• _Data for review_:
_ _ _ _
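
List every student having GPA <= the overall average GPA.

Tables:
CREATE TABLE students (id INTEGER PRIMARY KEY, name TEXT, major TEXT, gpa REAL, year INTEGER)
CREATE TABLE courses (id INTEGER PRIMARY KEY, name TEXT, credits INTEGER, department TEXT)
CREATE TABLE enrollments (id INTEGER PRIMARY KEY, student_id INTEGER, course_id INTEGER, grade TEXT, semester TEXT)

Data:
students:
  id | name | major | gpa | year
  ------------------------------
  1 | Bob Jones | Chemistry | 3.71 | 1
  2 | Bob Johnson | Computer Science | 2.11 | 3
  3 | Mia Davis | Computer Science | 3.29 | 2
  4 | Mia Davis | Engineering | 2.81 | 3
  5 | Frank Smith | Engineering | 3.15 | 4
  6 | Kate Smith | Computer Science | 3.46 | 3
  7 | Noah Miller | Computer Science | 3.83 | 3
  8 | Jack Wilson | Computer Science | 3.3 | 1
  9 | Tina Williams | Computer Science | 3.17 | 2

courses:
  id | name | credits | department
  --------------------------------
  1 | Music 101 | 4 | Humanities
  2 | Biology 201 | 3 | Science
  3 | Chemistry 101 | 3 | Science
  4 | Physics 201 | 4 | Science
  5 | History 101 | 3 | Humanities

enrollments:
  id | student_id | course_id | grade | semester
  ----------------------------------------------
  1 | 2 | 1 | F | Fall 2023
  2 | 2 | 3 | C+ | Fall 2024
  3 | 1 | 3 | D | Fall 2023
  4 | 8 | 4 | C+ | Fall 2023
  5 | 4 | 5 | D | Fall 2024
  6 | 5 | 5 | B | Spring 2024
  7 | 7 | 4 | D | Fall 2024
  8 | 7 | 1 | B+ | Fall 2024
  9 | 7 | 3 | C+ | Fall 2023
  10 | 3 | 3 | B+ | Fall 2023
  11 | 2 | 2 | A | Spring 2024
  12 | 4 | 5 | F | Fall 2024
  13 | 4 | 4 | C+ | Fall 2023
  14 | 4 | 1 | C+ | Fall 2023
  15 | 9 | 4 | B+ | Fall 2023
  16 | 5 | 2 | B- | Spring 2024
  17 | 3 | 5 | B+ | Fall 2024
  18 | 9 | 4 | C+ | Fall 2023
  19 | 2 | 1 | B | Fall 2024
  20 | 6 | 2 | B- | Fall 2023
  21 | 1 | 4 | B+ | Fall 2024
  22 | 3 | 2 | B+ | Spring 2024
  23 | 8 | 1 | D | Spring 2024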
_ _ _ _
• _Exercise aim_: From the first line to the last, reproduce the material word for word.

• _Answer below_:
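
List every student having GPA <= the overall average GPA.

Tables:
CREATE TABLE students (id INTEGER PRIMARY KEY, name TEXT, major TEXT, gpa REAL, year INTEGER)
CREATE TABLE courses (id INTEGER PRIMARY KEY, name TEXT, credits INTEGER, department TEXT)
CREATE TABLE enrollments (id INTEGER PRIMARY KEY, student_id INTEGER, course_id INTEGER, grade TEXT, semester TEXT)

Data:
students:
  id | name | major | gpa | year
  ------------------------------
  1 | Bob Jones | Chemistry | 3.71 | 1
  2 | Bob Johnson | Computer Science | 2.11 | 3
  3 | Mia Davis | Computer Science | 3.29 | 2
  4 | Mia Davis | Engineering | 2.81 | 3
  5 | Frank Smith | Engineering | 3.15 | 4
  6 | Kate Smith | Computer Science | 3.46 | 3
  7 | Noah Miller | Computer Science | 3.83 | 3
  8 | Jack Wilson | Computer Science | 3.3 | 1
  9 | Tina Williams | Computer Science | 3.17 | 2

courses:
  id | name | credits | department
  --------------------------------
  1 | Music 101 | 4 | Humanities
  2 | Biology 201 | 3 | Science
  3 | Chemistry 101 | 3 | Science
  4 | Physics 201 | 4 | Science
  5 | History 101 | 3 | Humanities

enrollments:
  id | student_id | course_id | grade | semester
  ----------------------------------------------
  1 | 2 | 1 | F | Fall 2023
  2 | 2 | 3 | C+ | Fall 2024
  3 | 1 | 3 | D | Fall 2023
  4 | 8 | 4 | C+ | Fall 2023
  5 | 4 | 5 | D | Fall 2024
  6 | 5 | 5 | B | Spring 2024
  7 | 7 | 4 | D | Fall 2024
  8 | 7 | 1 | B+ | Fall 2024
  9 | 7 | 3 | C+ | Fall 2023
  10 | 3 | 3 | B+ | Fall 2023
  11 | 2 | 2 | A | Spring 2024
  12 | 4 | 5 | F | Fall 2024
  13 | 4 | 4 | C+ | Fall 2023
  14 | 4 | 1 | C+ | Fall 2023
  15 | 9 | 4 | B+ | Fall 2023
  16 | 5 | 2 | B- | Spring 2024
  17 | 3 | 5 | B+ | Fall 2024
  18 | 9 | 4 | C+ | Fall 2023
  19 | 2 | 1 | B | Fall 2024
  20 | 6 | 2 | B- | Fall 2023
  21 | 1 | 4 | B+ | Fall 2024
  22 | 3 | 2 | B+ | Spring 2024
  23 | 8 | 1 | D | Spring 2024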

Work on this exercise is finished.